[Stored items]

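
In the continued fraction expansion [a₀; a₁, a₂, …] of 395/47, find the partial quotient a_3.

395 = 8·47 + 19, so a_0 = 8
47 = 2·19 + 9, so a_1 = 2
19 = 2·9 + 1, so a_2 = 2
9 = 9·1 + 0, so a_3 = 9

9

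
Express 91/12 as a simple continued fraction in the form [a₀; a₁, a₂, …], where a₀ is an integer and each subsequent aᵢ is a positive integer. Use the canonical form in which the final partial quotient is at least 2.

[7; 1, 1, 2, 2]

91 = 7·12 + 7, so a_0 = 7
12 = 1·7 + 5, so a_1 = 1
7 = 1·5 + 2, so a_2 = 1
5 = 2·2 + 1, so a_3 = 2
2 = 2·1 + 0, so a_4 = 2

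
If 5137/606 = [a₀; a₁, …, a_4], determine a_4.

9

Run the Euclidean algorithm, recording each quotient:
5137 = 8·606 + 289, so a_0 = 8
606 = 2·289 + 28, so a_1 = 2
289 = 10·28 + 9, so a_2 = 10
28 = 3·9 + 1, so a_3 = 3
9 = 9·1 + 0, so a_4 = 9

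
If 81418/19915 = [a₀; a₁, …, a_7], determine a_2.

3

⌊81418/19915⌋ = 4, remainder 1758
⌊19915/1758⌋ = 11, remainder 577
⌊1758/577⌋ = 3, remainder 27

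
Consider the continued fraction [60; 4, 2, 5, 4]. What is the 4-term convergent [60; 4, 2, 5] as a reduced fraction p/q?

Build up convergents one term at a time:
a_0 = 60: 60/1
a_1 = 4: 241/4
a_2 = 2: 542/9
a_3 = 5: 2951/49

2951/49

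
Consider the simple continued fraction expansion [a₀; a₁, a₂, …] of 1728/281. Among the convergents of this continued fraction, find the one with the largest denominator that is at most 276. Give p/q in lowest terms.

535/87

a_0 = 6: 6/1  (≤ bound)
a_1 = 6: 37/6  (≤ bound)
a_2 = 1: 43/7  (≤ bound)
a_3 = 2: 123/20  (≤ bound)
a_4 = 4: 535/87  (≤ bound)
a_5 = 3: 1728/281  (> 276, stop)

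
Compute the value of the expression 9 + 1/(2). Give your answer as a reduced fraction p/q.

19/2

Work from the innermost term outward:
Start with 2.
9 + 1/(2/1) = 9 + 1/2 = 19/2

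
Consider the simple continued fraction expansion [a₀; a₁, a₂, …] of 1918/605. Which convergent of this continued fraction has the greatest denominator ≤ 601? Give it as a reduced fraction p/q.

a_0 = 3: 3/1  (≤ bound)
a_1 = 5: 16/5  (≤ bound)
a_2 = 1: 19/6  (≤ bound)
a_3 = 6: 130/41  (≤ bound)
a_4 = 1: 149/47  (≤ bound)
a_5 = 12: 1918/605  (> 601, stop)

149/47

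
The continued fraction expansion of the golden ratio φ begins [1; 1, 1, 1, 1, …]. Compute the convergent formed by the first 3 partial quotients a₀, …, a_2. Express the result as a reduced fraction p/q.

a_0 = 1: 1/1
a_1 = 1: 2/1
a_2 = 1: 3/2

3/2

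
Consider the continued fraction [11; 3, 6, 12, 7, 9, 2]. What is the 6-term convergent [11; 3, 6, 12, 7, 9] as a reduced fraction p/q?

169231/14955

Work from the innermost term outward:
Start with 9.
7 + 1/(9/1) = 7 + 1/9 = 64/9
12 + 1/(64/9) = 12 + 9/64 = 777/64
6 + 1/(777/64) = 6 + 64/777 = 4726/777
3 + 1/(4726/777) = 3 + 777/4726 = 14955/4726
11 + 1/(14955/4726) = 11 + 4726/14955 = 169231/14955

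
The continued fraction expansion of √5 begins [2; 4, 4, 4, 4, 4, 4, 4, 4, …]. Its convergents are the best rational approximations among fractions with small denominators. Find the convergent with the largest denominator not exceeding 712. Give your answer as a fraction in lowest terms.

682/305

List convergents until the denominator exceeds the bound:
a_0 = 2: 2/1  (≤ bound)
a_1 = 4: 9/4  (≤ bound)
a_2 = 4: 38/17  (≤ bound)
a_3 = 4: 161/72  (≤ bound)
a_4 = 4: 682/305  (≤ bound)
a_5 = 4: 2889/1292  (> 712, stop)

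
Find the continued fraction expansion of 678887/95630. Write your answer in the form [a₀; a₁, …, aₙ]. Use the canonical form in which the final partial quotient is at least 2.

[7; 10, 11, 50, 1, 1, 2, 3]

⌊678887/95630⌋ = 7, remainder 9477
⌊95630/9477⌋ = 10, remainder 860
⌊9477/860⌋ = 11, remainder 17
⌊860/17⌋ = 50, remainder 10
⌊17/10⌋ = 1, remainder 7
⌊10/7⌋ = 1, remainder 3
⌊7/3⌋ = 2, remainder 1
⌊3/1⌋ = 3, remainder 0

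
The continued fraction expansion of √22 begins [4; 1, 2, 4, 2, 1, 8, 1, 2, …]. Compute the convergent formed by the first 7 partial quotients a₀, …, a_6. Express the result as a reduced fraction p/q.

1712/365

Start with 8.
1 + 1/(8/1) = 1 + 1/8 = 9/8
2 + 1/(9/8) = 2 + 8/9 = 26/9
4 + 1/(26/9) = 4 + 9/26 = 113/26
2 + 1/(113/26) = 2 + 26/113 = 252/113
1 + 1/(252/113) = 1 + 113/252 = 365/252
4 + 1/(365/252) = 4 + 252/365 = 1712/365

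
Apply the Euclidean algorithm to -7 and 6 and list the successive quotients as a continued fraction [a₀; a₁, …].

Repeatedly divide and take the remainder:
-7 = -2·6 + 5, so a_0 = -2
6 = 1·5 + 1, so a_1 = 1
5 = 5·1 + 0, so a_2 = 5

[-2; 1, 5]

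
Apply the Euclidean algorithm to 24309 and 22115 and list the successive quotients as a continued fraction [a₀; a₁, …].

[1; 10, 12, 1, 1, 6, 4, 3]

Run the Euclidean algorithm, recording each quotient:
24309 = 1·22115 + 2194, so a_0 = 1
22115 = 10·2194 + 175, so a_1 = 10
2194 = 12·175 + 94, so a_2 = 12
175 = 1·94 + 81, so a_3 = 1
94 = 1·81 + 13, so a_4 = 1
81 = 6·13 + 3, so a_5 = 6
13 = 4·3 + 1, so a_6 = 4
3 = 3·1 + 0, so a_7 = 3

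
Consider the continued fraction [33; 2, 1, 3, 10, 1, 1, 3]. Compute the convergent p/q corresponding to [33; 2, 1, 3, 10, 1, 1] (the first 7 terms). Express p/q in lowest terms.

Use the convergent recurrence hₖ = aₖ·hₖ₋₁ + hₖ₋₂ (and likewise for the denominators kₖ):
a_0 = 33: 33/1
a_1 = 2: 67/2
a_2 = 1: 100/3
a_3 = 3: 367/11
a_4 = 10: 3770/113
a_5 = 1: 4137/124
a_6 = 1: 7907/237

7907/237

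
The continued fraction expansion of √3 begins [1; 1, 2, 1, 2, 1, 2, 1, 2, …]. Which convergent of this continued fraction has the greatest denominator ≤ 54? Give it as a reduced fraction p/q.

71/41

List convergents until the denominator exceeds the bound:
a_0 = 1: 1/1  (≤ bound)
a_1 = 1: 2/1  (≤ bound)
a_2 = 2: 5/3  (≤ bound)
a_3 = 1: 7/4  (≤ bound)
a_4 = 2: 19/11  (≤ bound)
a_5 = 1: 26/15  (≤ bound)
a_6 = 2: 71/41  (≤ bound)
a_7 = 1: 97/56  (> 54, stop)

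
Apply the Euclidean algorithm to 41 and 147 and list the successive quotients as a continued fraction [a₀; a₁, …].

41 = 0·147 + 41, so a_0 = 0
147 = 3·41 + 24, so a_1 = 3
41 = 1·24 + 17, so a_2 = 1
24 = 1·17 + 7, so a_3 = 1
17 = 2·7 + 3, so a_4 = 2
7 = 2·3 + 1, so a_5 = 2
3 = 3·1 + 0, so a_6 = 3

[0; 3, 1, 1, 2, 2, 3]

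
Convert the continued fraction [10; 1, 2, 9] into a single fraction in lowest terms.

Start with 9.
2 + 1/(9/1) = 2 + 1/9 = 19/9
1 + 1/(19/9) = 1 + 9/19 = 28/19
10 + 1/(28/19) = 10 + 19/28 = 299/28

299/28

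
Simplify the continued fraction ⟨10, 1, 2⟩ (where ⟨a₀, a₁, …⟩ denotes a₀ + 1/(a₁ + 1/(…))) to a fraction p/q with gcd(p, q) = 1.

32/3

Work from the innermost term outward:
Start with 2.
1 + 1/(2/1) = 1 + 1/2 = 3/2
10 + 1/(3/2) = 10 + 2/3 = 32/3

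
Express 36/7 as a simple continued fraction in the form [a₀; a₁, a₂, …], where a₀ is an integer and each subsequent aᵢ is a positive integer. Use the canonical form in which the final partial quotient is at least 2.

Run the Euclidean algorithm, recording each quotient:
36 = 5·7 + 1, so a_0 = 5
7 = 7·1 + 0, so a_1 = 7

[5; 7]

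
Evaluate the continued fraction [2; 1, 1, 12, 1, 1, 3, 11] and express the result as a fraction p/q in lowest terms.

a_0 = 2: 2/1
a_1 = 1: 3/1
a_2 = 1: 5/2
a_3 = 12: 63/25
a_4 = 1: 68/27
a_5 = 1: 131/52
a_6 = 3: 461/183
a_7 = 11: 5202/2065

5202/2065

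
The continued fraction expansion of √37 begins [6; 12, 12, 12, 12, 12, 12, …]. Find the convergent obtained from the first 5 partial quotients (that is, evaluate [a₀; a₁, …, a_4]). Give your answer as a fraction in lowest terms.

Start with 12.
12 + 1/(12/1) = 12 + 1/12 = 145/12
12 + 1/(145/12) = 12 + 12/145 = 1752/145
12 + 1/(1752/145) = 12 + 145/1752 = 21169/1752
6 + 1/(21169/1752) = 6 + 1752/21169 = 128766/21169

128766/21169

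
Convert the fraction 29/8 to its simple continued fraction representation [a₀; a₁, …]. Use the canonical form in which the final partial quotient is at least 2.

29 = 3·8 + 5, so a_0 = 3
8 = 1·5 + 3, so a_1 = 1
5 = 1·3 + 2, so a_2 = 1
3 = 1·2 + 1, so a_3 = 1
2 = 2·1 + 0, so a_4 = 2

[3; 1, 1, 1, 2]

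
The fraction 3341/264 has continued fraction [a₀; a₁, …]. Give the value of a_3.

3341 = 12·264 + 173, so a_0 = 12
264 = 1·173 + 91, so a_1 = 1
173 = 1·91 + 82, so a_2 = 1
91 = 1·82 + 9, so a_3 = 1

1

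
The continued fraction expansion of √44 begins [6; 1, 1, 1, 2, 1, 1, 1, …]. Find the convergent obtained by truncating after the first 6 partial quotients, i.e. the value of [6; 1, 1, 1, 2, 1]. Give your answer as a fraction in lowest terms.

Collapse the nested fraction from the inside out:
Start with 1.
2 + 1/(1/1) = 2 + 1/1 = 3/1
1 + 1/(3/1) = 1 + 1/3 = 4/3
1 + 1/(4/3) = 1 + 3/4 = 7/4
1 + 1/(7/4) = 1 + 4/7 = 11/7
6 + 1/(11/7) = 6 + 7/11 = 73/11

73/11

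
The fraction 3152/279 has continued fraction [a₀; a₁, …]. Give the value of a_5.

Apply division with remainder until the remainder is 0:
3152 ÷ 279 → quotient 11, remainder 83
279 ÷ 83 → quotient 3, remainder 30
83 ÷ 30 → quotient 2, remainder 23
30 ÷ 23 → quotient 1, remainder 7
23 ÷ 7 → quotient 3, remainder 2
7 ÷ 2 → quotient 3, remainder 1

3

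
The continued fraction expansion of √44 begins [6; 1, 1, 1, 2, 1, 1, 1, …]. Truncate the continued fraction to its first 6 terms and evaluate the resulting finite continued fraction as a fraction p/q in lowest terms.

73/11

Collapse the nested fraction from the inside out:
Start with 1.
2 + 1/(1/1) = 2 + 1/1 = 3/1
1 + 1/(3/1) = 1 + 1/3 = 4/3
1 + 1/(4/3) = 1 + 3/4 = 7/4
1 + 1/(7/4) = 1 + 4/7 = 11/7
6 + 1/(11/7) = 6 + 7/11 = 73/11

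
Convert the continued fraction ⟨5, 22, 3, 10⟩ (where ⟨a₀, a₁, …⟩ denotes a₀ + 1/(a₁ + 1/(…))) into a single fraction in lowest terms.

3491/692

Build up convergents one term at a time:
a_0 = 5: 5/1
a_1 = 22: 111/22
a_2 = 3: 338/67
a_3 = 10: 3491/692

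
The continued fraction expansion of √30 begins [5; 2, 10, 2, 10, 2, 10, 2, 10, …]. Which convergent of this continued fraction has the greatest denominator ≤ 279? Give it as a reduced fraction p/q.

241/44

a_0 = 5: 5/1  (≤ bound)
a_1 = 2: 11/2  (≤ bound)
a_2 = 10: 115/21  (≤ bound)
a_3 = 2: 241/44  (≤ bound)
a_4 = 10: 2525/461  (> 279, stop)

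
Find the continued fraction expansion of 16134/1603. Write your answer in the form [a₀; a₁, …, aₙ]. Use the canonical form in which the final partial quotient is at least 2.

⌊16134/1603⌋ = 10, remainder 104
⌊1603/104⌋ = 15, remainder 43
⌊104/43⌋ = 2, remainder 18
⌊43/18⌋ = 2, remainder 7
⌊18/7⌋ = 2, remainder 4
⌊7/4⌋ = 1, remainder 3
⌊4/3⌋ = 1, remainder 1
⌊3/1⌋ = 3, remainder 0

[10; 15, 2, 2, 2, 1, 1, 3]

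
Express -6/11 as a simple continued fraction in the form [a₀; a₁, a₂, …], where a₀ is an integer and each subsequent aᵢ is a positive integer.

Run the Euclidean algorithm, recording each quotient:
⌊-6/11⌋ = -1, remainder 5
⌊11/5⌋ = 2, remainder 1
⌊5/1⌋ = 5, remainder 0

[-1; 2, 5]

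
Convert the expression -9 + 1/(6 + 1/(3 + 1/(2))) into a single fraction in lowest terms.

a_0 = -9: -9/1
a_1 = 6: -53/6
a_2 = 3: -168/19
a_3 = 2: -389/44

-389/44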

• Problem requirements:
Starting at the line that contains "Find the continued fraction expansion of 16134/1603.", retype each line through the last one in the records, both included, and add nothing.

• Output:
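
Find the continued fraction expansion of 16134/1603. Write your answer in the form [a₀; a₁, …, aₙ]. Use the canonical form in which the final partial quotient is at least 2.

⌊16134/1603⌋ = 10, remainder 104
⌊1603/104⌋ = 15, remainder 43
⌊104/43⌋ = 2, remainder 18
⌊43/18⌋ = 2, remainder 7
⌊18/7⌋ = 2, remainder 4
⌊7/4⌋ = 1, remainder 3
⌊4/3⌋ = 1, remainder 1
⌊3/1⌋ = 3, remainder 0

[10; 15, 2, 2, 2, 1, 1, 3]

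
Express -6/11 as a simple continued fraction in the form [a₀; a₁, a₂, …], where a₀ is an integer and each subsequent aᵢ is a positive integer.

Run the Euclidean algorithm, recording each quotient:
⌊-6/11⌋ = -1, remainder 5
⌊11/5⌋ = 2, remainder 1
⌊5/1⌋ = 5, remainder 0

[-1; 2, 5]

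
Convert the expression -9 + 1/(6 + 1/(3 + 1/(2))) into a single fraction in lowest terms.

a_0 = -9: -9/1
a_1 = 6: -53/6
a_2 = 3: -168/19
a_3 = 2: -389/44

-389/44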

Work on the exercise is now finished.